Problem details: Exactly reproduce each record listed below.

Source data: Begin

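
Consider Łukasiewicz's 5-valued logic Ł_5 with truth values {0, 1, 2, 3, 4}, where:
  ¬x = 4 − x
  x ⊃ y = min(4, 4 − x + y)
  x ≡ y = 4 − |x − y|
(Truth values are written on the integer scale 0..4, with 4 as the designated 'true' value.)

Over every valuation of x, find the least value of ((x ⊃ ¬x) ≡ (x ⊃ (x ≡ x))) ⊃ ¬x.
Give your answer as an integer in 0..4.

Take x = 2:
¬x = ¬2 = 2
x ⊃ ¬x = 2 ⊃ 2 = 4
x ≡ x = 2 ≡ 2 = 4
x ⊃ (x ≡ x) = 2 ⊃ 4 = 4
(x ⊃ ¬x) ≡ (x ⊃ (x ≡ x)) = 4 ≡ 4 = 4
¬x = ¬2 = 2
((x ⊃ ¬x) ≡ (x ⊃ (x ≡ x))) ⊃ ¬x = 4 ⊃ 2 = 2
No assignment yields a value below 2, so this is the minimum.

2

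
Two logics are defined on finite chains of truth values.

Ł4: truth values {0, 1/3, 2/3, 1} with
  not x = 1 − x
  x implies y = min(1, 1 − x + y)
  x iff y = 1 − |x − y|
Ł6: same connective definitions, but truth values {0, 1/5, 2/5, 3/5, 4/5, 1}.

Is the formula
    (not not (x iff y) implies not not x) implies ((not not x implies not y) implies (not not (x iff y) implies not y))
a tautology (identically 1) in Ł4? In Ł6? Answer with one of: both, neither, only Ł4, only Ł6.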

Source data: End

Response below:
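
Consider Łukasiewicz's 5-valued logic Ł_5 with truth values {0, 1, 2, 3, 4}, where:
  ¬x = 4 − x
  x ⊃ y = min(4, 4 − x + y)
  x ≡ y = 4 − |x − y|
(Truth values are written on the integer scale 0..4, with 4 as the designated 'true' value.)

Over every valuation of x, find the least value of ((x ⊃ ¬x) ≡ (x ⊃ (x ≡ x))) ⊃ ¬x.
Give your answer as an integer in 0..4.

Take x = 2:
¬x = ¬2 = 2
x ⊃ ¬x = 2 ⊃ 2 = 4
x ≡ x = 2 ≡ 2 = 4
x ⊃ (x ≡ x) = 2 ⊃ 4 = 4
(x ⊃ ¬x) ≡ (x ⊃ (x ≡ x)) = 4 ≡ 4 = 4
¬x = ¬2 = 2
((x ⊃ ¬x) ≡ (x ⊃ (x ≡ x))) ⊃ ¬x = 4 ⊃ 2 = 2
No assignment yields a value below 2, so this is the minimum.

2

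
Two logics are defined on finite chains of truth values.

Ł4: truth values {0, 1/3, 2/3, 1} with
  not x = 1 − x
  x implies y = min(1, 1 − x + y)
  x iff y = 1 − |x − y|
Ł6: same connective definitions, but truth values {0, 1/5, 2/5, 3/5, 4/5, 1}.

Is the formula
    (not not (x iff y) implies not not x) implies ((not not x implies not y) implies (not not (x iff y) implies not y))
a tautology (identically 1) in Ł4? In Ł6? Answer with one of: both, neither, only Ł4, only Ł6.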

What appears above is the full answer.